DATASET EXCERPTS –
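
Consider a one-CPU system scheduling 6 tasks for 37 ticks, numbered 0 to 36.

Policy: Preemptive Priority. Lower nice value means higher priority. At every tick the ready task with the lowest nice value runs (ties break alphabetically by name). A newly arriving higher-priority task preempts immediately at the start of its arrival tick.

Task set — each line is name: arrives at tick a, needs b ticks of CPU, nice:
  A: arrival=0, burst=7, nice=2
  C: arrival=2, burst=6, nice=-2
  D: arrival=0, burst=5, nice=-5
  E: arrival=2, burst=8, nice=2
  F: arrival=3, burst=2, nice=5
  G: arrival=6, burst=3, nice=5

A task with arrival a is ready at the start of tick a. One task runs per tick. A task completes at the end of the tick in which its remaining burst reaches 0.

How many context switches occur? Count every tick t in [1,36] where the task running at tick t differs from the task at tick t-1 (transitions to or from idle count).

t=0: ready={A,D} → run D
t=1: ready={A,D} → run D
t=2: ready={A,C,D,E} → run D
t=3: ready={A,C,D,E,F} → run D
t=4: ready={A,C,D,E,F} → run D
t=5: ready={A,C,E,F} → run C
t=6: ready={A,C,E,F,G} → run C
t=7: ready={A,C,E,F,G} → run C
t=8: ready={A,C,E,F,G} → run C
t=9: ready={A,C,E,F,G} → run C
t=10: ready={A,C,E,F,G} → run C
t=11: ready={A,E,F,G} → run A
t=12: ready={A,E,F,G} → run A
t=13: ready={A,E,F,G} → run A
t=14: ready={A,E,F,G} → run A
t=15: ready={A,E,F,G} → run A
t=16: ready={A,E,F,G} → run A
t=17: ready={A,E,F,G} → run A
t=18: ready={E,F,G} → run E
t=19: ready={E,F,G} → run E
t=20: ready={E,F,G} → run E
t=21: ready={E,F,G} → run E
t=22: ready={E,F,G} → run E
t=23: ready={E,F,G} → run E
t=24: ready={E,F,G} → run E
t=25: ready={E,F,G} → run E
t=26: ready={F,G} → run F
t=27: ready={F,G} → run F
t=28: ready={G} → run G
t=29: ready={G} → run G
t=30: ready={G} → run G
t=31: (idle)
t=32: (idle)
t=33: (idle)
t=34: (idle)
t=35: (idle)
t=36: (idle)

context switches = 6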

EXERCISE REQUIREMENTS –
Your response should contain each line of the entries above that holds the string "start".

RESPONSE TO THIS TASK –
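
Policy: Preemptive Priority. Lower nice value means higher priority. At every tick the ready task with the lowest nice value runs (ties break alphabetically by name). A newly arriving higher-priority task preempts immediately at the start of its arrival tick.
A task with arrival a is ready at the start of tick a. One task runs per tick. A task completes at the end of the tick in which its remaining burst reaches 0.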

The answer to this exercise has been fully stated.